• _Exercise instructions_
In your answer, copy every entry that follows exactly.

• _Data records_
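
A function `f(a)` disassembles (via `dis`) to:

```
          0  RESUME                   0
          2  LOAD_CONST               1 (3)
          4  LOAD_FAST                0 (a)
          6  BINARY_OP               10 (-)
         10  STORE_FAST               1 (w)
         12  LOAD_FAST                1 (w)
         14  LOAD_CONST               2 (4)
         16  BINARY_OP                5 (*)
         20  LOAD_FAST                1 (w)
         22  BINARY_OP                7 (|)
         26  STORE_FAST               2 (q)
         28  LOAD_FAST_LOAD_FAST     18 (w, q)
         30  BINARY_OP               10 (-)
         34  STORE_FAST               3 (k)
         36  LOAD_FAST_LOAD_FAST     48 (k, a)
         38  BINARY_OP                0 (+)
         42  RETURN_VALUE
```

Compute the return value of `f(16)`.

LOAD_CONST → push 3. Stack: [3]
LOAD_FAST a → push 16. Stack: [3, 16]
BINARY_OP - → 3 - 16 = -13. Stack: [-13]
STORE_FAST w → w=-13. Stack: []
LOAD_FAST w → push -13. Stack: [-13]
LOAD_CONST → push 4. Stack: [-13, 4]
BINARY_OP * → -13 * 4 = -52. Stack: [-52]
LOAD_FAST w → push -13. Stack: [-52, -13]
BINARY_OP | → -52 | -13 = -1. Stack: [-1]
STORE_FAST q → q=-1. Stack: []
LOAD_FAST_LOAD_FAST w,q → push -13,-1. Stack: [-13, -1]
BINARY_OP - → -13 - -1 = -12. Stack: [-12]
STORE_FAST k → k=-12. Stack: []
LOAD_FAST_LOAD_FAST k,a → push -12,16. Stack: [-12, 16]
BINARY_OP + → -12 + 16 = 4. Stack: [4]
RETURN_VALUE → return 4.

4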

• _Answer area_
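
A function `f(a)` disassembles (via `dis`) to:

```
          0  RESUME                   0
          2  LOAD_CONST               1 (3)
          4  LOAD_FAST                0 (a)
          6  BINARY_OP               10 (-)
         10  STORE_FAST               1 (w)
         12  LOAD_FAST                1 (w)
         14  LOAD_CONST               2 (4)
         16  BINARY_OP                5 (*)
         20  LOAD_FAST                1 (w)
         22  BINARY_OP                7 (|)
         26  STORE_FAST               2 (q)
         28  LOAD_FAST_LOAD_FAST     18 (w, q)
         30  BINARY_OP               10 (-)
         34  STORE_FAST               3 (k)
         36  LOAD_FAST_LOAD_FAST     48 (k, a)
         38  BINARY_OP                0 (+)
         42  RETURN_VALUE
```

Compute the return value of `f(16)`.

LOAD_CONST → push 3. Stack: [3]
LOAD_FAST a → push 16. Stack: [3, 16]
BINARY_OP - → 3 - 16 = -13. Stack: [-13]
STORE_FAST w → w=-13. Stack: []
LOAD_FAST w → push -13. Stack: [-13]
LOAD_CONST → push 4. Stack: [-13, 4]
BINARY_OP * → -13 * 4 = -52. Stack: [-52]
LOAD_FAST w → push -13. Stack: [-52, -13]
BINARY_OP | → -52 | -13 = -1. Stack: [-1]
STORE_FAST q → q=-1. Stack: []
LOAD_FAST_LOAD_FAST w,q → push -13,-1. Stack: [-13, -1]
BINARY_OP - → -13 - -1 = -12. Stack: [-12]
STORE_FAST k → k=-12. Stack: []
LOAD_FAST_LOAD_FAST k,a → push -12,16. Stack: [-12, 16]
BINARY_OP + → -12 + 16 = 4. Stack: [4]
RETURN_VALUE → return 4.

4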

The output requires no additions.